[Collected data]
• • • • • • •

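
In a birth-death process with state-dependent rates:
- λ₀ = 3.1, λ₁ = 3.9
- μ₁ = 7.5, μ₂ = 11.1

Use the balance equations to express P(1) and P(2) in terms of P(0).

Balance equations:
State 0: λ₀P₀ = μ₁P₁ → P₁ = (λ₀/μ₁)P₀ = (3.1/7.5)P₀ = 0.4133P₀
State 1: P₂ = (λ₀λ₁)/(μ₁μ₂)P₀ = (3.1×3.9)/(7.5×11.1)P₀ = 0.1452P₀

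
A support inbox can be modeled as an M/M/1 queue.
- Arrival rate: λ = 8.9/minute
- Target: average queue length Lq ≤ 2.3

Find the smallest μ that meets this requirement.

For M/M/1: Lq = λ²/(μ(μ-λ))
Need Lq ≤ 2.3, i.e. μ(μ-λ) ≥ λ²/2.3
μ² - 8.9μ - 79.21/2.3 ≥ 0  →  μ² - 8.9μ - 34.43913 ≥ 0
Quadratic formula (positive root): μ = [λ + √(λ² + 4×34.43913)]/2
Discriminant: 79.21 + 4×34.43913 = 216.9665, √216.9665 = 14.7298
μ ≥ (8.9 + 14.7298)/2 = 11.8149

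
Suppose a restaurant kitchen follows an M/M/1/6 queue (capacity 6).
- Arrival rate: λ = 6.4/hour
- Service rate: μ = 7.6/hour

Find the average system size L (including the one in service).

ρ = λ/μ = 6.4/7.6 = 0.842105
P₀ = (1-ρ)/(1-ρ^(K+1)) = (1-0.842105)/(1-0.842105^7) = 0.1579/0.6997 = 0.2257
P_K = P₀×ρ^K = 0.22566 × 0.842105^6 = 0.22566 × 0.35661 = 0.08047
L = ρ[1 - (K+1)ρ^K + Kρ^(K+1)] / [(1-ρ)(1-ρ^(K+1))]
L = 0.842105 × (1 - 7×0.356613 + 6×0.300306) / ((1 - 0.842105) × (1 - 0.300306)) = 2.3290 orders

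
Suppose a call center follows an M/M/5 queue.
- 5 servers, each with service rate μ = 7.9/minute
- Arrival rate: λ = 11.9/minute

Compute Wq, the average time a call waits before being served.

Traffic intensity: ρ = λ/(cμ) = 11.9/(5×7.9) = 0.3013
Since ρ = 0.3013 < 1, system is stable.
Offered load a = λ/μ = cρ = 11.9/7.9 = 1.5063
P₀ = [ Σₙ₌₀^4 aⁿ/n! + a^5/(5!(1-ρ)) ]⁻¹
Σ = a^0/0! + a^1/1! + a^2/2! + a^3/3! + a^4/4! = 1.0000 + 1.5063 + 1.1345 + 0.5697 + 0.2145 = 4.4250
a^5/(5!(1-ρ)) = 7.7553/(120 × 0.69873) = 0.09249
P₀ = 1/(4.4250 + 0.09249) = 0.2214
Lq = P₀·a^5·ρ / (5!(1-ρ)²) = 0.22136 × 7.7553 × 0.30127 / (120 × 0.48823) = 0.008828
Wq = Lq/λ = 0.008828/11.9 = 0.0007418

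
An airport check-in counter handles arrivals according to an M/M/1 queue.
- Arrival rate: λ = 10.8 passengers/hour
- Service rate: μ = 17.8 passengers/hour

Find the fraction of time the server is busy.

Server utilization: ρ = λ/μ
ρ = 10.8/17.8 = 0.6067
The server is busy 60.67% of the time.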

• • • • • • •

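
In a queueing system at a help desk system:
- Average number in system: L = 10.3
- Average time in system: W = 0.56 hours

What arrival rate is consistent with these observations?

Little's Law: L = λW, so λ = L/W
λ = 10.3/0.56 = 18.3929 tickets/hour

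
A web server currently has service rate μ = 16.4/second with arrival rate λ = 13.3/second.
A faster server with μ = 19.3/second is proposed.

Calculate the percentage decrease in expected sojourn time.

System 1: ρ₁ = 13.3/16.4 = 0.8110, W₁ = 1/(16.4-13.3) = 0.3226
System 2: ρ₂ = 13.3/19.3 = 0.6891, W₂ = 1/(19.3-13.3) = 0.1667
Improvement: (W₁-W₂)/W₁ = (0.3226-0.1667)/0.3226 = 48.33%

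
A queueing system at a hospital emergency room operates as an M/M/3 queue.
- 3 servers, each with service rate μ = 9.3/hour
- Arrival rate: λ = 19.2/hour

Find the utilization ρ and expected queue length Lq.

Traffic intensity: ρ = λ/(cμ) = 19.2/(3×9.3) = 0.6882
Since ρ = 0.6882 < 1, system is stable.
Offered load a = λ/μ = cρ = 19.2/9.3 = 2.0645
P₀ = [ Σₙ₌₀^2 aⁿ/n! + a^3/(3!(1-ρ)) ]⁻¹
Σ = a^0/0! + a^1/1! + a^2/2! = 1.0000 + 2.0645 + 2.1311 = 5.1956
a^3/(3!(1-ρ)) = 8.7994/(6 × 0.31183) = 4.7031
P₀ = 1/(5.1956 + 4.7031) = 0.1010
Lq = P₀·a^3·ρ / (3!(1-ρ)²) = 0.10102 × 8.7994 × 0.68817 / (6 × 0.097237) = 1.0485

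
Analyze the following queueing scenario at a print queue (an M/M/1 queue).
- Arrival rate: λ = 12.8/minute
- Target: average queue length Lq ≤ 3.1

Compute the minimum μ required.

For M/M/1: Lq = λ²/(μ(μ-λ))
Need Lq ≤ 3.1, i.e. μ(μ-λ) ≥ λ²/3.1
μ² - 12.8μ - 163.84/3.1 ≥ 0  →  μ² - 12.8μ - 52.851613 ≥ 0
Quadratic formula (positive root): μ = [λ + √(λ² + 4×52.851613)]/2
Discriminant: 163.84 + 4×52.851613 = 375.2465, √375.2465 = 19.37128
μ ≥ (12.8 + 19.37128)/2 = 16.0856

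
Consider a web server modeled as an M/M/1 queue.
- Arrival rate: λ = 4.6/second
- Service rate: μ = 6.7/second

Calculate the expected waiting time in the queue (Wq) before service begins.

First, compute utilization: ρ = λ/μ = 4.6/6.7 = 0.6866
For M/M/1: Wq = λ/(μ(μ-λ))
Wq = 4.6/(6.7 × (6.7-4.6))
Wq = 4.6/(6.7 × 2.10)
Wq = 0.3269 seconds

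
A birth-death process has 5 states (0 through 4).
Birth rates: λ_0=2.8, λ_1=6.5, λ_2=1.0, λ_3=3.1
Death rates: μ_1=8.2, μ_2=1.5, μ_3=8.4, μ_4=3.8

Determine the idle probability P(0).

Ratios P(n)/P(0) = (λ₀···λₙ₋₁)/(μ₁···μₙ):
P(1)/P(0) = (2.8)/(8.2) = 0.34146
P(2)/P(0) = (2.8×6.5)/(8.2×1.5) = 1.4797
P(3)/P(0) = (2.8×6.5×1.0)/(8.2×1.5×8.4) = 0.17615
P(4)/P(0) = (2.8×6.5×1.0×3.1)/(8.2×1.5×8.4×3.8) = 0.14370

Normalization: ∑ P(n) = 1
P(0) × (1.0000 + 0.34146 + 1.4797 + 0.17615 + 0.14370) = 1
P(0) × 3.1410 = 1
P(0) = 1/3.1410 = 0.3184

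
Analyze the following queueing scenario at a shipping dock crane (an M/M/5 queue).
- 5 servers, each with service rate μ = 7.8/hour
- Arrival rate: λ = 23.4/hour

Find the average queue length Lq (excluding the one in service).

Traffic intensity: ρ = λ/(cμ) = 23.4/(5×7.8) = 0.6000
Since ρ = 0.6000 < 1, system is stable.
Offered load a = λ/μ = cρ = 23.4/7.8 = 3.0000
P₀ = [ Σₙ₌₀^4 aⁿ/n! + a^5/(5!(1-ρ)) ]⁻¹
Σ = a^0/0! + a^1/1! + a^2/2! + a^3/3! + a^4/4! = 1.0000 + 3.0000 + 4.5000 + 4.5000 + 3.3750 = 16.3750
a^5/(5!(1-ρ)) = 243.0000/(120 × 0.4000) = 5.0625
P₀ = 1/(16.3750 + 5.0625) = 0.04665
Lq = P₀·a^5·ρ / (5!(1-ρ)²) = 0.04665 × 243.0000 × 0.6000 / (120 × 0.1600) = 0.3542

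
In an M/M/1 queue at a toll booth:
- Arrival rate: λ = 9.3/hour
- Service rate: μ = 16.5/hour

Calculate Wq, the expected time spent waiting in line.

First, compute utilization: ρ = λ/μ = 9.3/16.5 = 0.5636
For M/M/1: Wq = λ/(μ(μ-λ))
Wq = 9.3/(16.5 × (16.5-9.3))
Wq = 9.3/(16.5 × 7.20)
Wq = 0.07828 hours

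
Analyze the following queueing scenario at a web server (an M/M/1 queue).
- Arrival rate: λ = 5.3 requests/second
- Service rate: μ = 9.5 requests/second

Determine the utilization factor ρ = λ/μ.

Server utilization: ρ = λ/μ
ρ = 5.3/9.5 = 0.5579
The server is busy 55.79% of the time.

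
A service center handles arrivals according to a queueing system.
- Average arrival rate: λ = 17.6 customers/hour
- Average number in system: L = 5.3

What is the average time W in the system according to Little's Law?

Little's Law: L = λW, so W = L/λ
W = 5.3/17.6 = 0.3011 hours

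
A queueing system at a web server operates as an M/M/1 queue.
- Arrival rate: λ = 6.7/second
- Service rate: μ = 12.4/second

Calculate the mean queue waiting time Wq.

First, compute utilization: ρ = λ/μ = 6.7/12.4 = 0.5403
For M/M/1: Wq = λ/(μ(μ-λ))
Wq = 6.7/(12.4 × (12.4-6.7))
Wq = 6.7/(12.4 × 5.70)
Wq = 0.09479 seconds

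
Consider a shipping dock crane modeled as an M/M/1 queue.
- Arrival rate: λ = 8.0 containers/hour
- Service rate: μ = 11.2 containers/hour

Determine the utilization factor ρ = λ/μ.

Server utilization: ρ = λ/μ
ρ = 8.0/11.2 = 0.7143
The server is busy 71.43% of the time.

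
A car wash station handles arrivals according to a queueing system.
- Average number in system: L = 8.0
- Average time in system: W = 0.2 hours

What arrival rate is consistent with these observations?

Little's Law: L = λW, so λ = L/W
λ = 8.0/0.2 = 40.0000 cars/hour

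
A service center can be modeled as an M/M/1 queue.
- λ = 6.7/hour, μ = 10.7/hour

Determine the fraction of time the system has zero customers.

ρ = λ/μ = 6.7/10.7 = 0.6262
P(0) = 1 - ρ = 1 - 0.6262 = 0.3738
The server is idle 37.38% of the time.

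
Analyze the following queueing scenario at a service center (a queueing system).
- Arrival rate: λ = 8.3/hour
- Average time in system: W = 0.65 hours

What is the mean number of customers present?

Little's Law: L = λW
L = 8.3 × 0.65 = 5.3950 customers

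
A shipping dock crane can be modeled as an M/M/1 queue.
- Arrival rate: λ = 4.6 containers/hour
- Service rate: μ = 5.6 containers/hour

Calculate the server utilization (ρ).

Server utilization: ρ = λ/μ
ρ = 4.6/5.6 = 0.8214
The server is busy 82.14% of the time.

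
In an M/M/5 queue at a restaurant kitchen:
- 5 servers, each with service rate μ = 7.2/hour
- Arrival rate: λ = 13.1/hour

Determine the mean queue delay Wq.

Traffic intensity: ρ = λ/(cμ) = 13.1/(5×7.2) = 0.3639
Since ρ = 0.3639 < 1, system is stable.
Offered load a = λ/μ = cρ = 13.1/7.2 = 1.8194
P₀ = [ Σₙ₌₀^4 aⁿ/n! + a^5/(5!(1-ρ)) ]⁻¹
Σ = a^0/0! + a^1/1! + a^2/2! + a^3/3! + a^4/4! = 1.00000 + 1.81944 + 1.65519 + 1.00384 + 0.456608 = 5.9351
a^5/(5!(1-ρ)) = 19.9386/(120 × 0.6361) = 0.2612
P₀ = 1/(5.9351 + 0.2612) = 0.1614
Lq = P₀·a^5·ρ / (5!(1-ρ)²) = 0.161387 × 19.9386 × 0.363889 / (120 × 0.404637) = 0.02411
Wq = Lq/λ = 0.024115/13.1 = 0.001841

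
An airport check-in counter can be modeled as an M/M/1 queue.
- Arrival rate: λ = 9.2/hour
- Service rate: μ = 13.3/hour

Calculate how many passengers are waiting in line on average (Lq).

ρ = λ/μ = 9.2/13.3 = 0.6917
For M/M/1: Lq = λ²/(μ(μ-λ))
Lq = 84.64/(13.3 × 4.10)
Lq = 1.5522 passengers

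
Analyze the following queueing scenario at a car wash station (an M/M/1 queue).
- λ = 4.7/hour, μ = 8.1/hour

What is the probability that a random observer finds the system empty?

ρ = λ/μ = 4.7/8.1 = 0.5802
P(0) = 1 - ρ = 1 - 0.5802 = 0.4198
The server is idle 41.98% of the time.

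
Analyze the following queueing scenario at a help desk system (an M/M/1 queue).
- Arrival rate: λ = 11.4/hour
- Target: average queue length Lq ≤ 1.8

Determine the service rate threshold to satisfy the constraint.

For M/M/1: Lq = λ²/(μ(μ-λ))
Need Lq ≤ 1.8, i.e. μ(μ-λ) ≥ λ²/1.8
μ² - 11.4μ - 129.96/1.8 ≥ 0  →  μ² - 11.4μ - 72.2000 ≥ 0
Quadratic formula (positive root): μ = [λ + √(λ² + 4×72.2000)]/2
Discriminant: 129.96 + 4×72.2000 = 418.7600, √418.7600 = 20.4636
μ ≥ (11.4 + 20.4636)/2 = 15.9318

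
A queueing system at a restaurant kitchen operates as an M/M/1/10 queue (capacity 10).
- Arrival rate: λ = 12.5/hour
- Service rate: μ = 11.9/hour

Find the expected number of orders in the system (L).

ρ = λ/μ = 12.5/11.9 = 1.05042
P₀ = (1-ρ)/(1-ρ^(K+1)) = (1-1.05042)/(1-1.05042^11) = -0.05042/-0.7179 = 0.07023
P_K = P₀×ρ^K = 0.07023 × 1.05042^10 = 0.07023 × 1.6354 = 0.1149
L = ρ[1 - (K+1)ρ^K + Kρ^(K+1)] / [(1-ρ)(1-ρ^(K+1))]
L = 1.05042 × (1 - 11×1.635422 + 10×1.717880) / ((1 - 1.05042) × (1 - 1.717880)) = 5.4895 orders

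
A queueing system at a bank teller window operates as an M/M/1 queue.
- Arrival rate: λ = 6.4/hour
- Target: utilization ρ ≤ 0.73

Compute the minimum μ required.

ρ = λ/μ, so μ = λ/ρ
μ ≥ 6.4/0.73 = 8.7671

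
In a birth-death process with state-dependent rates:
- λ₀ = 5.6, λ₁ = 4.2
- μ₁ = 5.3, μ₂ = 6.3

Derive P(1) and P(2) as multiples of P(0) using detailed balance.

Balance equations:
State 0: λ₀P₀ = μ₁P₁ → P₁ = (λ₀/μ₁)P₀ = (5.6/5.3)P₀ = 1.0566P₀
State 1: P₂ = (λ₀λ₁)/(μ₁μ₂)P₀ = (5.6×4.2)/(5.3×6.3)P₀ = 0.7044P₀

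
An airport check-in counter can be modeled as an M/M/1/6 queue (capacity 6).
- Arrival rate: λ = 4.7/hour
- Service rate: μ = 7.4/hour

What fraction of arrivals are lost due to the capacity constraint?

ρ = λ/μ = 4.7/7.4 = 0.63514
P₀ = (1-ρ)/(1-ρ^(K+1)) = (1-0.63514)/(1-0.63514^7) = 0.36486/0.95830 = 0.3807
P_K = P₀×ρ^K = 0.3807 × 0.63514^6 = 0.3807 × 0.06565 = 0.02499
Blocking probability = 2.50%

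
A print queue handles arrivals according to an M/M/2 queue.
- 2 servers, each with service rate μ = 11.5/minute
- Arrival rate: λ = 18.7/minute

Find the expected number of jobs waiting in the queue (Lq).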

• • • • • • •

### [TASK OBJECTIVE]
In the data above, tally the lines holding "operates" and answer with the figure only.

### [TASK ANSWER]
4